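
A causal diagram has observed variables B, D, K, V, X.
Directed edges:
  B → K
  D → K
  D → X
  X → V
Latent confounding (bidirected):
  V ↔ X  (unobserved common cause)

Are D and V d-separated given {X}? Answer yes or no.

Bayes-Ball from D | {X} reaches {K,V}.
V ∈ reach(D|{X}) ⇒ D ⊥̸ V | {X}.

No — D and V are d-connected given {X}.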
◇ ◇ ◇
To do:
Every entry must appear in the answer exactly as written.

Result for this exercise:
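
A causal diagram has observed variables B, D, K, V, X.
Directed edges:
  B → K
  D → K
  D → X
  X → V
Latent confounding (bidirected):
  V ↔ X  (unobserved common cause)

Are D and V d-separated given {X}? Answer yes or no.

Bayes-Ball from D | {X} reaches {K,V}.
V ∈ reach(D|{X}) ⇒ D ⊥̸ V | {X}.

No — D and V are d-connected given {X}.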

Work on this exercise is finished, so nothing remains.